Description of the task: Find the line holding "What is $\left(2617" in the entries below. Give it again exactly, along with every line after it up to and including the line holding "Answer: -139594770/11 ≈ -1.2690e+7".

====== Supplied information ======

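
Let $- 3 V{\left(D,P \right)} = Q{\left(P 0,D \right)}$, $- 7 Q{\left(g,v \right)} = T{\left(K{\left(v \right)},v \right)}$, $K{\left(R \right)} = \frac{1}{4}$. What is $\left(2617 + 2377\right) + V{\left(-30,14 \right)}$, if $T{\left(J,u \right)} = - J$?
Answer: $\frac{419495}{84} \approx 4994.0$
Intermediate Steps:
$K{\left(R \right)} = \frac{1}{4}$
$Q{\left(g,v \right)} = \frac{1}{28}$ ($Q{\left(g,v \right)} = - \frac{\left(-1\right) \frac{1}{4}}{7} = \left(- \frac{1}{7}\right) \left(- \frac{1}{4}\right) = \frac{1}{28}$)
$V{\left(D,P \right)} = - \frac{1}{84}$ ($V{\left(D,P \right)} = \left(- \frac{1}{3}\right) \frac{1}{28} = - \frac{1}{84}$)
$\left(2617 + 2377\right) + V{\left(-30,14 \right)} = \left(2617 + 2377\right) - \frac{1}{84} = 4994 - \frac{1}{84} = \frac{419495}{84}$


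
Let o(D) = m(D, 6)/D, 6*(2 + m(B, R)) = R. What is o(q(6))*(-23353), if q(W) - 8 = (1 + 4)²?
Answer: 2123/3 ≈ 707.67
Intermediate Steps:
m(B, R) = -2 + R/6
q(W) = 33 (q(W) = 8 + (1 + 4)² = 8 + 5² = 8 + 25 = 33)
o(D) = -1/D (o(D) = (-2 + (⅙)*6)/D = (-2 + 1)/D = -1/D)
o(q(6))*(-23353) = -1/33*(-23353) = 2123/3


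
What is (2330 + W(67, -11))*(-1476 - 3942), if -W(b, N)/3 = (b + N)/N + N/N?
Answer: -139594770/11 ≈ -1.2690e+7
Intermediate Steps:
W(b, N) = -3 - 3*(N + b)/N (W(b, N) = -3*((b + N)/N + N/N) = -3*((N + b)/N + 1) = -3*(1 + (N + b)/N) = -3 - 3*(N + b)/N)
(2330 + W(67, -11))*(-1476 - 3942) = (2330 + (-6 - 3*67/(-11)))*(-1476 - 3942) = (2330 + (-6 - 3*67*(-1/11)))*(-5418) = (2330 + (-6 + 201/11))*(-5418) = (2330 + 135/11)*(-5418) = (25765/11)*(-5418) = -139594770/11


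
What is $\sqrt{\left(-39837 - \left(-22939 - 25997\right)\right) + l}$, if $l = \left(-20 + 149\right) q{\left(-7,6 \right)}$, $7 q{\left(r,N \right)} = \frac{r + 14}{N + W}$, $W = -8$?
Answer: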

======
====== Supplied information ======

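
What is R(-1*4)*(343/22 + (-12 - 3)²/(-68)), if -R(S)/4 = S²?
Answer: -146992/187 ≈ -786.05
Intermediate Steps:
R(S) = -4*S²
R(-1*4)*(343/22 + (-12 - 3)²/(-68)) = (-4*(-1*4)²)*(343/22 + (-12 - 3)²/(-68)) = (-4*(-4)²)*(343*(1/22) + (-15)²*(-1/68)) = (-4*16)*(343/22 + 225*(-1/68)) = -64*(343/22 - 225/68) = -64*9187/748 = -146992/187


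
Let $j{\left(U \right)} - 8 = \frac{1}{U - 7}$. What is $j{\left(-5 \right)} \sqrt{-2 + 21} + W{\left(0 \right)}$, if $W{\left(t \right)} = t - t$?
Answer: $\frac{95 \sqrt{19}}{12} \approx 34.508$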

======

Output of the exercise:
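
Let $- 3 V{\left(D,P \right)} = Q{\left(P 0,D \right)}$, $- 7 Q{\left(g,v \right)} = T{\left(K{\left(v \right)},v \right)}$, $K{\left(R \right)} = \frac{1}{4}$. What is $\left(2617 + 2377\right) + V{\left(-30,14 \right)}$, if $T{\left(J,u \right)} = - J$?
Answer: $\frac{419495}{84} \approx 4994.0$
Intermediate Steps:
$K{\left(R \right)} = \frac{1}{4}$
$Q{\left(g,v \right)} = \frac{1}{28}$ ($Q{\left(g,v \right)} = - \frac{\left(-1\right) \frac{1}{4}}{7} = \left(- \frac{1}{7}\right) \left(- \frac{1}{4}\right) = \frac{1}{28}$)
$V{\left(D,P \right)} = - \frac{1}{84}$ ($V{\left(D,P \right)} = \left(- \frac{1}{3}\right) \frac{1}{28} = - \frac{1}{84}$)
$\left(2617 + 2377\right) + V{\left(-30,14 \right)} = \left(2617 + 2377\right) - \frac{1}{84} = 4994 - \frac{1}{84} = \frac{419495}{84}$


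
Let o(D) = m(D, 6)/D, 6*(2 + m(B, R)) = R. What is o(q(6))*(-23353), if q(W) - 8 = (1 + 4)²?
Answer: 2123/3 ≈ 707.67
Intermediate Steps:
m(B, R) = -2 + R/6
q(W) = 33 (q(W) = 8 + (1 + 4)² = 8 + 5² = 8 + 25 = 33)
o(D) = -1/D (o(D) = (-2 + (⅙)*6)/D = (-2 + 1)/D = -1/D)
o(q(6))*(-23353) = -1/33*(-23353) = 2123/3


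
What is (2330 + W(67, -11))*(-1476 - 3942), if -W(b, N)/3 = (b + N)/N + N/N?
Answer: -139594770/11 ≈ -1.2690e+7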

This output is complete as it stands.